▸ Data supplied

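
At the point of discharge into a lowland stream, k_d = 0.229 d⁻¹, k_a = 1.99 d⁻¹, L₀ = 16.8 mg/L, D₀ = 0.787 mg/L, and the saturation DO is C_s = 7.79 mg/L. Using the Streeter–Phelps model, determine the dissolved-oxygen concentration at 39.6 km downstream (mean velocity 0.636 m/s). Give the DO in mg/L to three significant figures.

Travel time t = x/v = 39.6 km / (0.636 m/s) = 39600 m / 0.636 m/s = 62260 s = 0.7206 d.
k_d L₀/(k_a−k_d) = 0.229×16.8/(1.99−0.229) = 3.847/1.761 = 2.185 mg/L.
e^(−k_d t) = e^(−0.229×0.7206) = 0.8479; e^(−k_a t) = e^(−1.99×0.7206) = 0.2383.
D = 2.185 × (0.8479 − 0.2383) + 0.787 × 0.2383 = 1.332 + 0.1876 = 1.519 mg/L.
DO = C_s − D = 7.79 − 1.519 = 6.271 mg/L.

DO ≈ 6.27 mg/L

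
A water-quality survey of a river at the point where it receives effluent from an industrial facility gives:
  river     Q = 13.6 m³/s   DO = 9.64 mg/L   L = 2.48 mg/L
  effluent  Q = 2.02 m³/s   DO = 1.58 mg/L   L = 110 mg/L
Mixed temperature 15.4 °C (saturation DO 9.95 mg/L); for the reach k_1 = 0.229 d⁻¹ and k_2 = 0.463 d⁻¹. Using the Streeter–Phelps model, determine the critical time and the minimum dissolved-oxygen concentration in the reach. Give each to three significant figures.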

▸ Instructions for the task
Please copy, word for word, every line from the first line of the records through the line containing "L = 2.48 mg/L", with both of those lines included and nothing else.

▸ Answer to the exercise
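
At the point of discharge into a lowland stream, k_d = 0.229 d⁻¹, k_a = 1.99 d⁻¹, L₀ = 16.8 mg/L, D₀ = 0.787 mg/L, and the saturation DO is C_s = 7.79 mg/L. Using the Streeter–Phelps model, determine the dissolved-oxygen concentration at 39.6 km downstream (mean velocity 0.636 m/s). Give the DO in mg/L to three significant figures.

Travel time t = x/v = 39.6 km / (0.636 m/s) = 39600 m / 0.636 m/s = 62260 s = 0.7206 d.
k_d L₀/(k_a−k_d) = 0.229×16.8/(1.99−0.229) = 3.847/1.761 = 2.185 mg/L.
e^(−k_d t) = e^(−0.229×0.7206) = 0.8479; e^(−k_a t) = e^(−1.99×0.7206) = 0.2383.
D = 2.185 × (0.8479 − 0.2383) + 0.787 × 0.2383 = 1.332 + 0.1876 = 1.519 mg/L.
DO = C_s − D = 7.79 − 1.519 = 6.271 mg/L.

DO ≈ 6.27 mg/L

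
A water-quality survey of a river at the point where it receives effluent from an industrial facility gives:
  river     Q = 13.6 m³/s   DO = 9.64 mg/L   L = 2.48 mg/L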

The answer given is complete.